■ Exercise description
Report back each line of the records that contains the string "joint".

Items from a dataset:
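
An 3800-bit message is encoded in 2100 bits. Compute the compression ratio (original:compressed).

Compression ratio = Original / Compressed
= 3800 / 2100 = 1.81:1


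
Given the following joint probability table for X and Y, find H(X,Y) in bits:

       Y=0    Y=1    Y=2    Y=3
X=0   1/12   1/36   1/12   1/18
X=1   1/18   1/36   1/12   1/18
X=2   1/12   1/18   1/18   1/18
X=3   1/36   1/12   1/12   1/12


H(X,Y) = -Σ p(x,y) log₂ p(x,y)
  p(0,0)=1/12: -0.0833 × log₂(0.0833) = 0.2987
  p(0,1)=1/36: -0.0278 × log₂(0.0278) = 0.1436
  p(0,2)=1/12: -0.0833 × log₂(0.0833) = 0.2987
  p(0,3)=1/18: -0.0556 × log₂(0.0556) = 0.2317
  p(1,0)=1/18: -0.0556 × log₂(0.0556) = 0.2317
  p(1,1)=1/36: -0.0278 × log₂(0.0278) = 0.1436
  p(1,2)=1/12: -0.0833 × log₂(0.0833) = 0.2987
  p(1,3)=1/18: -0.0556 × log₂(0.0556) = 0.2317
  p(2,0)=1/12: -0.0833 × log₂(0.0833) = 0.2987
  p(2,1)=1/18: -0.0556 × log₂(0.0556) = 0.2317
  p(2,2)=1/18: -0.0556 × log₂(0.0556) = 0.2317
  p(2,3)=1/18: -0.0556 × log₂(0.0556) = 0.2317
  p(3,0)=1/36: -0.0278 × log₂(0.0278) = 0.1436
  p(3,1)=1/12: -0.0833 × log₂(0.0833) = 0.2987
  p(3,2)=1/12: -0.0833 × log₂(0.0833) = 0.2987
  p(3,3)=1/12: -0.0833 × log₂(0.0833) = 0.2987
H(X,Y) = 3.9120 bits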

---

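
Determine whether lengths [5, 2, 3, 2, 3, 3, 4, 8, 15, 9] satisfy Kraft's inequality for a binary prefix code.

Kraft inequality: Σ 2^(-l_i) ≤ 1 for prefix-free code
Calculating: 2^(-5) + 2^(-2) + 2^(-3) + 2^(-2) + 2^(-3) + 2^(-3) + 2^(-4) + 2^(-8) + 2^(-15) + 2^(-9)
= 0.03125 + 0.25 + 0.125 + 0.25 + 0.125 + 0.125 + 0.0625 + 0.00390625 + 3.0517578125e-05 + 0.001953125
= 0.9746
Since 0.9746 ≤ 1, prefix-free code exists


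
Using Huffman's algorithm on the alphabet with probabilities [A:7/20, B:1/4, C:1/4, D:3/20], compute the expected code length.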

--

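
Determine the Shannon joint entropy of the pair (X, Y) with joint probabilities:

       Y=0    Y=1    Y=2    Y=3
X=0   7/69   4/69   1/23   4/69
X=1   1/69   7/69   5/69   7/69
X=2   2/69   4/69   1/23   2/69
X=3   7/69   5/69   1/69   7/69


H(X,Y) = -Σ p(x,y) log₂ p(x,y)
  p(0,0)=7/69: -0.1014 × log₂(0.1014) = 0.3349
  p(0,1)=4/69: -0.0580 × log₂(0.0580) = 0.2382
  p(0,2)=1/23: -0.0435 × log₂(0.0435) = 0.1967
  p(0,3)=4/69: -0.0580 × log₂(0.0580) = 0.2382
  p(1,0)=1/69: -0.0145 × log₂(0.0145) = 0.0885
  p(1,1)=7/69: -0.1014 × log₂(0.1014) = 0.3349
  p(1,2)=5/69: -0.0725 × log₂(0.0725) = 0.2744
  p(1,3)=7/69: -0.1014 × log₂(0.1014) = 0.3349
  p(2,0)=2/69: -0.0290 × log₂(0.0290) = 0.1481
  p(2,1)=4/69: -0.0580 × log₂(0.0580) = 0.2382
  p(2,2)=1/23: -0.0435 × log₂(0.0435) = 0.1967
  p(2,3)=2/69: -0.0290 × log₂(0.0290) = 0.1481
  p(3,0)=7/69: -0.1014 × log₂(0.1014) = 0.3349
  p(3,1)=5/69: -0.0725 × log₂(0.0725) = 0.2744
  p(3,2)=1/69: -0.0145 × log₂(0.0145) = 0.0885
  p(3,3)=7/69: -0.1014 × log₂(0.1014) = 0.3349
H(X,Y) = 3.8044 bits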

■ Response
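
Given the following joint probability table for X and Y, find H(X,Y) in bits:
Determine the Shannon joint entropy of the pair (X, Y) with joint probabilities: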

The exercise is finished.